TASK OBJECTIVE:
Working from the line that contains "The total radiant" down to the last line below, repeat each line exactly.

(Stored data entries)
-*-*-
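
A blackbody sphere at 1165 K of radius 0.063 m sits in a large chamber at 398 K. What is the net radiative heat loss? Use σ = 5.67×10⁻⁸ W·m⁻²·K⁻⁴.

A = 4πr² = 4π × (0.063)² = 0.0499 m².
Q = σA(T⁴ − T_s⁴). T⁴ − T_s⁴ = (1165)⁴ − (398)⁴ = 1.84×10^12 − 2.51×10^10 = 1.82×10^12 K⁴.
Q = 5.67×10⁻⁸ × 0.0499 × 1.82×10^12 = 5140 W.

Q ≈ 5140 W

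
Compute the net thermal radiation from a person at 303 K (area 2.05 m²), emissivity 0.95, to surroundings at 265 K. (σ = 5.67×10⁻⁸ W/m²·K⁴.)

Q ≈ 386 W

Q = εσA(T⁴ − T_s⁴). T⁴ − T_s⁴ = (303)⁴ − (265)⁴ = 8.43×10^9 − 4.93×10^9 = 3.50×10^9 K⁴.
Q = 0.95 × 5.67×10⁻⁸ × 2.05 × 3.50×10^9 = 386 W.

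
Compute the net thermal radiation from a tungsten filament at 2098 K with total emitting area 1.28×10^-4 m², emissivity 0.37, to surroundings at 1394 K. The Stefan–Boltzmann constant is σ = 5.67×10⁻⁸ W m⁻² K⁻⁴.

Q ≈ 41.9 W

Q = εσA(T⁴ − T_s⁴). T⁴ − T_s⁴ = (2098)⁴ − (1394)⁴ = 1.94×10^13 − 3.78×10^12 = 1.56×10^13 K⁴.
Q = 0.37 × 5.67×10⁻⁸ × 1.28×10^-4 × 1.56×10^13 = 41.9 W.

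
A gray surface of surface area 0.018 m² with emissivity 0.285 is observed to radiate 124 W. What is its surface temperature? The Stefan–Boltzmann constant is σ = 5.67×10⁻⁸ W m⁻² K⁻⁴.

T ≈ 808 K

From P = εσAT⁴, T = (P / εσA)^(1/4) = (124 / (0.285 × 5.67×10⁻⁸ × 0.0180))^(1/4).
T = (4.26×10^11)^(1/4) = 808 K.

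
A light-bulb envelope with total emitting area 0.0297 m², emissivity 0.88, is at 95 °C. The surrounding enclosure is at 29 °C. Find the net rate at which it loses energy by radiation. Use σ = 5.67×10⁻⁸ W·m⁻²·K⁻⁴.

Q ≈ 14.9 W

Convert: 95 °C = 368 K; 29 °C = 302 K.
Q = εσA(T⁴ − T_s⁴). T⁴ − T_s⁴ = (368)⁴ − (302)⁴ = 1.83×10^10 − 8.32×10^9 = 1.00×10^10 K⁴.
Q = 0.88 × 5.67×10⁻⁸ × 0.0297 × 1.00×10^10 = 14.9 W.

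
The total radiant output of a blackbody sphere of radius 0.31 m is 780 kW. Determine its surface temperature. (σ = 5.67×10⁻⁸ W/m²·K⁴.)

T ≈ 1840 K

A = 4πr² = 4π × (0.31)² = 1.21 m².
From P = σAT⁴, T = (P / σA)^(1/4) = (7.80×10^5 / (5.67×10⁻⁸ × 1.21))^(1/4).
T = (1.14×10^13)^(1/4) = 1840 K.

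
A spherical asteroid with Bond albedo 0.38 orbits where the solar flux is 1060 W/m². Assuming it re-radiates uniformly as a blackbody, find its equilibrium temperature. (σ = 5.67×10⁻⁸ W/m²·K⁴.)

Power absorbed = (1−a)S·πR²; power emitted = 4πR²σT⁴. Equating and cancelling πR²:
T = ((1−a)S / 4σ)^(1/4) = (657 / (4 × 5.67×10⁻⁸))^(1/4) = (2.90×10^9)^(1/4).
T = 232 K.

T ≈ 232 K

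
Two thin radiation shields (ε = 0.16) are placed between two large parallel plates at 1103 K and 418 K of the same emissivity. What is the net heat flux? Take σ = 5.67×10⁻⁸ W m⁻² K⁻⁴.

Each of the 3 gaps contributes resistance (2/ε − 1) = 2/0.16 − 1 = 11.50; total = 34.50.
q = σ(T₁⁴ − T₂⁴) / 34.50 = 5.67×10⁻⁸ × 1.45×10^12 / 34.50 = 2380 W/m².

q ≈ 2380 W/m²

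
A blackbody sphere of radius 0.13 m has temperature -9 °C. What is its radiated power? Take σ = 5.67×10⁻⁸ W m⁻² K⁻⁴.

P ≈ 58.5 W

A = 4πr² = 4π × (0.13)² = 0.212 m².
-9 °C = 264 K.
P = σAT⁴ = 5.67×10⁻⁸ × 0.212 × (264)⁴ = 5.67×10⁻⁸ × 0.212 × 4.86×10^9.
P = 58.5 W.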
-*-*-
EXPECTED ANSWER:
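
The total radiant output of a blackbody sphere of radius 0.31 m is 780 kW. Determine its surface temperature. (σ = 5.67×10⁻⁸ W/m²·K⁴.)

T ≈ 1840 K

A = 4πr² = 4π × (0.31)² = 1.21 m².
From P = σAT⁴, T = (P / σA)^(1/4) = (7.80×10^5 / (5.67×10⁻⁸ × 1.21))^(1/4).
T = (1.14×10^13)^(1/4) = 1840 K.

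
A spherical asteroid with Bond albedo 0.38 orbits where the solar flux is 1060 W/m². Assuming it re-radiates uniformly as a blackbody, find its equilibrium temperature. (σ = 5.67×10⁻⁸ W/m²·K⁴.)

Power absorbed = (1−a)S·πR²; power emitted = 4πR²σT⁴. Equating and cancelling πR²:
T = ((1−a)S / 4σ)^(1/4) = (657 / (4 × 5.67×10⁻⁸))^(1/4) = (2.90×10^9)^(1/4).
T = 232 K.

T ≈ 232 K

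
Two thin radiation shields (ε = 0.16) are placed between two large parallel plates at 1103 K and 418 K of the same emissivity. What is the net heat flux? Take σ = 5.67×10⁻⁸ W m⁻² K⁻⁴.

Each of the 3 gaps contributes resistance (2/ε − 1) = 2/0.16 − 1 = 11.50; total = 34.50.
q = σ(T₁⁴ − T₂⁴) / 34.50 = 5.67×10⁻⁸ × 1.45×10^12 / 34.50 = 2380 W/m².

q ≈ 2380 W/m²

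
A blackbody sphere of radius 0.13 m has temperature -9 °C. What is its radiated power? Take σ = 5.67×10⁻⁸ W m⁻² K⁻⁴.

P ≈ 58.5 W

A = 4πr² = 4π × (0.13)² = 0.212 m².
-9 °C = 264 K.
P = σAT⁴ = 5.67×10⁻⁸ × 0.212 × (264)⁴ = 5.67×10⁻⁸ × 0.212 × 4.86×10^9.
P = 58.5 W.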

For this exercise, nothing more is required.